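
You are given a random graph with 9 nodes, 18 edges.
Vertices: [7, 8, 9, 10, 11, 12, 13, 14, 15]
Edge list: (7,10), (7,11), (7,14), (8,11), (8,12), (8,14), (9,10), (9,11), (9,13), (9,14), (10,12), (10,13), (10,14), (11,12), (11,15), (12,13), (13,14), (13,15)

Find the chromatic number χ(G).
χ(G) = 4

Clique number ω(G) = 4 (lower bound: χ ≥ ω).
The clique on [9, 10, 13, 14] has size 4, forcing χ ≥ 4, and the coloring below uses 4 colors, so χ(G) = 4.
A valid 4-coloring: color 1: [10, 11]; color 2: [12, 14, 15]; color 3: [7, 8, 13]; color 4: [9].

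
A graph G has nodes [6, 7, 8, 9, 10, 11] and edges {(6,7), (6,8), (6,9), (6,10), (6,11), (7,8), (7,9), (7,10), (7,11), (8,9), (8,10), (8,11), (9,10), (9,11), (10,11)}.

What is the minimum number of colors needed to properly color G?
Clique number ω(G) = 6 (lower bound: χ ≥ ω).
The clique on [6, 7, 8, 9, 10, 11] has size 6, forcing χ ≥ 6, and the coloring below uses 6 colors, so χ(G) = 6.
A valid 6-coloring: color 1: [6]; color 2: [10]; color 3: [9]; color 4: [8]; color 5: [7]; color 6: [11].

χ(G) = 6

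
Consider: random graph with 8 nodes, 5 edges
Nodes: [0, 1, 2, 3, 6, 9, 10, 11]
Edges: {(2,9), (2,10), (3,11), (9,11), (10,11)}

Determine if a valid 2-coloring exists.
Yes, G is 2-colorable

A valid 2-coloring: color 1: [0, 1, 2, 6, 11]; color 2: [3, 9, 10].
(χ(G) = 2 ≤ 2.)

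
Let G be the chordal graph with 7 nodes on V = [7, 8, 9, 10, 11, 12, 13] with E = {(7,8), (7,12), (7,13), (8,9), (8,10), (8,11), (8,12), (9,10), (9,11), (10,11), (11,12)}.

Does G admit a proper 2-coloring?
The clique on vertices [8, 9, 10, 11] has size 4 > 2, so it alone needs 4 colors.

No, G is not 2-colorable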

---

(REQUIREMENT) In the listing above, please copy exactly the lines from the first through the one that contains "(12,13), (13,14), (13,15)", and no others.

(THE COMPLETED TASK)
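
You are given a random graph with 9 nodes, 18 edges.
Vertices: [7, 8, 9, 10, 11, 12, 13, 14, 15]
Edge list: (7,10), (7,11), (7,14), (8,11), (8,12), (8,14), (9,10), (9,11), (9,13), (9,14), (10,12), (10,13), (10,14), (11,12), (11,15), (12,13), (13,14), (13,15)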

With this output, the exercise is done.